● Task details
Could the lines from the one containing "Find the unique integer k" through the end of the material below be returned exactly, with nothing else?
▬▬▬▬▬▬▬▬▬▬
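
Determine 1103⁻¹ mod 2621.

2621 = 2*1103 + 415
1103 = 2*415 + 273
415 = 1*273 + 142
273 = 1*142 + 131
142 = 1*131 + 11
131 = 11*11 + 10
11 = 1*10 + 1
10 = 10*1 + 0
gcd(1103, 2621) = 1, so the inverse exists.
Back-substitute for 1:
1 = 1*11 − 1*10
  = −1*131 + 12*11
  = 12*142 − 13*131
  = −13*273 + 25*142
  = 25*415 − 38*273
  = −38*1103 + 101*415
  = 101*2621 − 240*1103
So 1103⁻¹ ≡ −240 ≡ 2381 (mod 2621).

2381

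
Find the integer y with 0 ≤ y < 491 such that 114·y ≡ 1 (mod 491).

56

491 = 4*114 + 35
114 = 3*35 + 9
35 = 3*9 + 8
9 = 1*8 + 1
8 = 8*1 + 0
gcd(114, 491) = 1, so the inverse exists.
Bézout: 1 = −13*491 + 56*114.
So 114⁻¹ ≡ 56 (mod 491).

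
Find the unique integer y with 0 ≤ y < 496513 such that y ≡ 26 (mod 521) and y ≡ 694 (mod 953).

521⁻¹ mod 953: 521·514 ≡ 1 (mod 953), so 521⁻¹ ≡ 514.
y = 26 + 521·((694 − 26)·514 mod 953) = 26 + 521·272 = 141738.

141738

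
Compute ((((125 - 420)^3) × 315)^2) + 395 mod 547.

125 - 420 = -295 ≡ 252 (mod 547)
(252)^3 ≡ 523 (mod 547)
523 × 315 = 164745 ≡ 98 (mod 547)
(98)^2 ≡ 305 (mod 547)
305 + 395 = 700 ≡ 153 (mod 547)

153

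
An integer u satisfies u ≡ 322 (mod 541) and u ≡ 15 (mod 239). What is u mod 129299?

38733

541⁻¹ mod 239: 541*129 ≡ 1 (mod 239), so 541⁻¹ ≡ 129.
u = 322 + 541*((15 − 322)*129 mod 239) = 322 + 541*71 = 38733.
Check: 38733 mod 541 = 322, 38733 mod 239 = 15. ✓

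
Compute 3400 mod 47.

3400 = 72*47 + 16, so 3400 ≡ 16 (mod 47).

16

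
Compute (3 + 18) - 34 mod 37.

24

3 + 18 = 21
21 - 34 = -13 ≡ 24 (mod 37)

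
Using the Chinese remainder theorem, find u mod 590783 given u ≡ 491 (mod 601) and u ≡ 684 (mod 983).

63596

601⁻¹ mod 983: 601*790 ≡ 1 (mod 983), so 601⁻¹ ≡ 790.
u = 491 + 601*((684 − 491)*790 mod 983) = 491 + 601*105 = 63596.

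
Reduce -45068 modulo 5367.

3235

-45068 = -9×5367 + 3235, so -45068 ≡ 3235 (mod 5367).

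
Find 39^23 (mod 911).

793

By square-and-multiply:
23 in binary is 10111, i.e. 23 = 16 + 4 + 2 + 1.
39^1 ≡ 39 (mod 911)
39^2 ≡ 39^2 = 1521 ≡ 610 (mod 911)
39^4 ≡ 610^2 = 372100 ≡ 412 (mod 911)
39^8 ≡ 412^2 = 169744 ≡ 298 (mod 911)
39^16 ≡ 298^2 = 88804 ≡ 437 (mod 911)
39^23 = 39^16 * 39^4 * 39^2 * 39^1 ≡ 437 * 412 * 610 * 39 (mod 911).
Accumulate the product:
437 * 412 = 180044 ≡ 577
577 * 610 = 351970 ≡ 324
324 * 39 = 12636 ≡ 793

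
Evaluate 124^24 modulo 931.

505

24 in binary is 11000, i.e. 24 = 16 + 8.
124^1 ≡ 124 (mod 931)
124^2 ≡ 124^2 = 15376 ≡ 480 (mod 931)
124^4 ≡ 480^2 = 230400 ≡ 443 (mod 931)
124^8 ≡ 443^2 = 196249 ≡ 739 (mod 931)
124^16 ≡ 739^2 = 546121 ≡ 555 (mod 931)
124^24 = 124^16 × 124^8 ≡ 555 × 739 (mod 931).
555 × 739 = 410145 ≡ 505 (mod 931).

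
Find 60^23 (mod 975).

525

By square-and-multiply:
23 in binary is 10111, i.e. 23 = 16 + 4 + 2 + 1.
60^1 ≡ 60 (mod 975)
60^2 ≡ 60^2 = 3600 ≡ 675 (mod 975)
60^4 ≡ 675^2 = 455625 ≡ 300 (mod 975)
60^8 ≡ 300^2 = 90000 ≡ 300 (mod 975)
60^16 ≡ 300^2 = 90000 ≡ 300 (mod 975)
60^23 = 60^16 × 60^4 × 60^2 × 60^1 ≡ 300 × 300 × 675 × 60 (mod 975).
Accumulate the product:
300 × 300 = 90000 ≡ 300
300 × 675 = 202500 ≡ 675
675 × 60 = 40500 ≡ 525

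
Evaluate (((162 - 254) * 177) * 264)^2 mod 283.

269

162 - 254 = -92 ≡ 191 (mod 283)
191 * 177 = 33807 ≡ 130 (mod 283)
130 * 264 = 34320 ≡ 77 (mod 283)
(77)^2 ≡ 269 (mod 283)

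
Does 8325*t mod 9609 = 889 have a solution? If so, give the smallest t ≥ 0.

gcd(8325, 9609) = 3, and 3 does not divide 889.
So the congruence has no solution.

no solution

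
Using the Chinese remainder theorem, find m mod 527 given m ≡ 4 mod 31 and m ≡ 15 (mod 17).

31⁻¹ mod 17: 31*11 ≡ 1 (mod 17), so 31⁻¹ ≡ 11.
m = 4 + 31*((15 − 4)*11 mod 17) = 4 + 31*2 = 66.
Check: 66 mod 31 = 4, 66 mod 17 = 15. ✓

66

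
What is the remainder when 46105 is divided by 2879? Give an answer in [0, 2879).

46105 = 16*2879 + 41, so 46105 ≡ 41 (mod 2879).

41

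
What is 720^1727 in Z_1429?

688

Compute successive squares:
1727 in binary is 11010111111, i.e. 1727 = 1024 + 512 + 128 + 32 + 16 + 8 + 4 + 2 + 1.
720^1 ≡ 720 (mod 1429)
720^2 ≡ 720^2 = 518400 ≡ 1102 (mod 1429)
720^4 ≡ 1102^2 = 1214404 ≡ 1183 (mod 1429)
720^8 ≡ 1183^2 = 1399489 ≡ 498 (mod 1429)
720^16 ≡ 498^2 = 248004 ≡ 787 (mod 1429)
720^32 ≡ 787^2 = 619369 ≡ 612 (mod 1429)
720^64 ≡ 612^2 = 374544 ≡ 146 (mod 1429)
720^128 ≡ 146^2 = 21316 ≡ 1310 (mod 1429)
720^256 ≡ 1310^2 = 1716100 ≡ 1300 (mod 1429)
720^512 ≡ 1300^2 = 1690000 ≡ 922 (mod 1429)
720^1024 ≡ 922^2 = 850084 ≡ 1258 (mod 1429)
720^1727 = 720^1024 * 720^512 * 720^128 * 720^32 * 720^16 * 720^8 * 720^4 * 720^2 * 720^1 ≡ 1258 * 922 * 1310 * 612 * 787 * 498 * 1183 * 1102 * 720 (mod 1429).
Accumulate the product:
1258 * 922 = 1159876 ≡ 957
957 * 1310 = 1253670 ≡ 437
437 * 612 = 267444 ≡ 221
221 * 787 = 173927 ≡ 1018
1018 * 498 = 506964 ≡ 1098
1098 * 1183 = 1298934 ≡ 1402
1402 * 1102 = 1545004 ≡ 255
255 * 720 = 183600 ≡ 688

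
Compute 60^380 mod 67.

Compute successive squares:
380 in binary is 101111100, i.e. 380 = 256 + 64 + 32 + 16 + 8 + 4.
60^1 ≡ 60 (mod 67)
60^2 ≡ 60^2 = 3600 ≡ 49 (mod 67)
60^4 ≡ 49^2 = 2401 ≡ 56 (mod 67)
60^8 ≡ 56^2 = 3136 ≡ 54 (mod 67)
60^16 ≡ 54^2 = 2916 ≡ 35 (mod 67)
60^32 ≡ 35^2 = 1225 ≡ 19 (mod 67)
60^64 ≡ 19^2 = 361 ≡ 26 (mod 67)
60^128 ≡ 26^2 = 676 ≡ 6 (mod 67)
60^256 ≡ 6^2 = 36 (mod 67)
60^380 = 60^256 * 60^64 * 60^32 * 60^16 * 60^8 * 60^4 ≡ 36 * 26 * 19 * 35 * 54 * 56 (mod 67).
Accumulate the product:
36 * 26 = 936 ≡ 65
65 * 19 = 1235 ≡ 29
29 * 35 = 1015 ≡ 10
10 * 54 = 540 ≡ 4
4 * 56 = 224 ≡ 23

23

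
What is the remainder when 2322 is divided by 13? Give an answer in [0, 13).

8

2322 = 178·13 + 8, so 2322 ≡ 8 (mod 13).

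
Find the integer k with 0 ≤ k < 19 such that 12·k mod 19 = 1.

8

Run the extended Euclidean algorithm:
19 = 1·12 + 7
12 = 1·7 + 5
7 = 1·5 + 2
5 = 2·2 + 1
2 = 2·1 + 0
gcd(12, 19) = 1, so the inverse exists.
Bézout: 1 = −5·19 + 8·12.
So 12⁻¹ ≡ 8 (mod 19).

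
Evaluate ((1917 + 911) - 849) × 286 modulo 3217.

3019

1917 + 911 = 2828
2828 - 849 = 1979
1979 × 286 = 565994 ≡ 3019 (mod 3217)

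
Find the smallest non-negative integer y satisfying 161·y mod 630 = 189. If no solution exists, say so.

9

gcd(161, 630) = 7, and 7 | 189, so solutions exist.
Divide through by 7: 23·y ≡ 27 mod 90.
23⁻¹ ≡ 47 (mod 90).
y ≡ 47·27 ≡ 9 (mod 90).
The smallest non-negative solution is y = 9.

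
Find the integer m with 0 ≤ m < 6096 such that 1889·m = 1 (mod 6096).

881

6096 = 3×1889 + 429
1889 = 4×429 + 173
429 = 2×173 + 83
173 = 2×83 + 7
83 = 11×7 + 6
7 = 1×6 + 1
6 = 6×1 + 0
gcd(1889, 6096) = 1, so the inverse exists.
Bézout: 1 = −273×6096 + 881×1889.
So 1889⁻¹ ≡ 881 (mod 6096).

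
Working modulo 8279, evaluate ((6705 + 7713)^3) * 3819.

7364

6705 + 7713 = 14418 ≡ 6139 (mod 8279)
(6139)^3 ≡ 5040 (mod 8279)
5040 * 3819 = 19247760 ≡ 7364 (mod 8279)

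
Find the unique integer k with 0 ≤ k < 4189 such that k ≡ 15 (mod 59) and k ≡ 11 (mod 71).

1431

59⁻¹ mod 71: 59·65 ≡ 1 (mod 71), so 59⁻¹ ≡ 65.
k = 15 + 59·((11 − 15)·65 mod 71) = 15 + 59·24 = 1431.
Check: 1431 mod 59 = 15, 1431 mod 71 = 11. ✓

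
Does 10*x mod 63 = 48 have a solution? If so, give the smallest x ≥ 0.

30

gcd(10, 63) = 1, so a unique solution mod 63 exists.
10⁻¹ ≡ 19 (mod 63).
x ≡ 19*48 ≡ 30 (mod 63).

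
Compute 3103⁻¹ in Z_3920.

By the extended Euclidean algorithm:
3920 = 1*3103 + 817
3103 = 3*817 + 652
817 = 1*652 + 165
652 = 3*165 + 157
165 = 1*157 + 8
157 = 19*8 + 5
8 = 1*5 + 3
5 = 1*3 + 2
3 = 1*2 + 1
2 = 2*1 + 0
gcd(3103, 3920) = 1, so the inverse exists.
Back-substitute for 1:
1 = 1*3 − 1*2
  = −1*5 + 2*3
  = 2*8 − 3*5
  = −3*157 + 59*8
  = 59*165 − 62*157
  = −62*652 + 245*165
  = 245*817 − 307*652
  = −307*3103 + 1166*817
  = 1166*3920 − 1473*3103
So 3103⁻¹ ≡ −1473 ≡ 2447 (mod 3920).

2447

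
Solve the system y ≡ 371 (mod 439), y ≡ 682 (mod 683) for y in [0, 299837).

187824

439⁻¹ mod 683: 439×669 ≡ 1 (mod 683), so 439⁻¹ ≡ 669.
y = 371 + 439×((682 − 371)×669 mod 683) = 371 + 439×427 = 187824.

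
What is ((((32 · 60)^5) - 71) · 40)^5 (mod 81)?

32 · 60 = 1920 ≡ 57 (mod 81)
(57)^5 ≡ 0 (mod 81)
0 - 71 = -71 ≡ 10 (mod 81)
10 · 40 = 400 ≡ 76 (mod 81)
(76)^5 ≡ 34 (mod 81)

34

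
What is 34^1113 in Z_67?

By square-and-multiply:
1113 in binary is 10001011001, i.e. 1113 = 1024 + 64 + 16 + 8 + 1.
34^1 ≡ 34 (mod 67)
34^2 ≡ 34^2 = 1156 ≡ 17 (mod 67)
34^4 ≡ 17^2 = 289 ≡ 21 (mod 67)
34^8 ≡ 21^2 = 441 ≡ 39 (mod 67)
34^16 ≡ 39^2 = 1521 ≡ 47 (mod 67)
34^32 ≡ 47^2 = 2209 ≡ 65 (mod 67)
34^64 ≡ 65^2 = 4225 ≡ 4 (mod 67)
34^128 ≡ 4^2 = 16 (mod 67)
34^256 ≡ 16^2 = 256 ≡ 55 (mod 67)
34^512 ≡ 55^2 = 3025 ≡ 10 (mod 67)
34^1024 ≡ 10^2 = 100 ≡ 33 (mod 67)
34^1113 = 34^1024 × 34^64 × 34^16 × 34^8 × 34^1 ≡ 33 × 4 × 47 × 39 × 34 (mod 67).
Accumulate the product:
33 × 4 = 132 ≡ 65
65 × 47 = 3055 ≡ 40
40 × 39 = 1560 ≡ 19
19 × 34 = 646 ≡ 43

43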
▬▬▬▬▬▬▬▬▬▬
● Answer for the task
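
Find the unique integer k with 0 ≤ k < 4189 such that k ≡ 15 (mod 59) and k ≡ 11 (mod 71).

1431

59⁻¹ mod 71: 59·65 ≡ 1 (mod 71), so 59⁻¹ ≡ 65.
k = 15 + 59·((11 − 15)·65 mod 71) = 15 + 59·24 = 1431.
Check: 1431 mod 59 = 15, 1431 mod 71 = 11. ✓

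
Does 10*x mod 63 = 48 have a solution? If so, give the smallest x ≥ 0.

30

gcd(10, 63) = 1, so a unique solution mod 63 exists.
10⁻¹ ≡ 19 (mod 63).
x ≡ 19*48 ≡ 30 (mod 63).

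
Compute 3103⁻¹ in Z_3920.

By the extended Euclidean algorithm:
3920 = 1*3103 + 817
3103 = 3*817 + 652
817 = 1*652 + 165
652 = 3*165 + 157
165 = 1*157 + 8
157 = 19*8 + 5
8 = 1*5 + 3
5 = 1*3 + 2
3 = 1*2 + 1
2 = 2*1 + 0
gcd(3103, 3920) = 1, so the inverse exists.
Back-substitute for 1:
1 = 1*3 − 1*2
  = −1*5 + 2*3
  = 2*8 − 3*5
  = −3*157 + 59*8
  = 59*165 − 62*157
  = −62*652 + 245*165
  = 245*817 − 307*652
  = −307*3103 + 1166*817
  = 1166*3920 − 1473*3103
So 3103⁻¹ ≡ −1473 ≡ 2447 (mod 3920).

2447

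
Solve the system y ≡ 371 (mod 439), y ≡ 682 (mod 683) for y in [0, 299837).

187824

439⁻¹ mod 683: 439×669 ≡ 1 (mod 683), so 439⁻¹ ≡ 669.
y = 371 + 439×((682 − 371)×669 mod 683) = 371 + 439×427 = 187824.

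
What is ((((32 · 60)^5) - 71) · 40)^5 (mod 81)?

32 · 60 = 1920 ≡ 57 (mod 81)
(57)^5 ≡ 0 (mod 81)
0 - 71 = -71 ≡ 10 (mod 81)
10 · 40 = 400 ≡ 76 (mod 81)
(76)^5 ≡ 34 (mod 81)

34

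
What is 34^1113 in Z_67?

By square-and-multiply:
1113 in binary is 10001011001, i.e. 1113 = 1024 + 64 + 16 + 8 + 1.
34^1 ≡ 34 (mod 67)
34^2 ≡ 34^2 = 1156 ≡ 17 (mod 67)
34^4 ≡ 17^2 = 289 ≡ 21 (mod 67)
34^8 ≡ 21^2 = 441 ≡ 39 (mod 67)
34^16 ≡ 39^2 = 1521 ≡ 47 (mod 67)
34^32 ≡ 47^2 = 2209 ≡ 65 (mod 67)
34^64 ≡ 65^2 = 4225 ≡ 4 (mod 67)
34^128 ≡ 4^2 = 16 (mod 67)
34^256 ≡ 16^2 = 256 ≡ 55 (mod 67)
34^512 ≡ 55^2 = 3025 ≡ 10 (mod 67)
34^1024 ≡ 10^2 = 100 ≡ 33 (mod 67)
34^1113 = 34^1024 × 34^64 × 34^16 × 34^8 × 34^1 ≡ 33 × 4 × 47 × 39 × 34 (mod 67).
Accumulate the product:
33 × 4 = 132 ≡ 65
65 × 47 = 3055 ≡ 40
40 × 39 = 1560 ≡ 19
19 × 34 = 646 ≡ 43

43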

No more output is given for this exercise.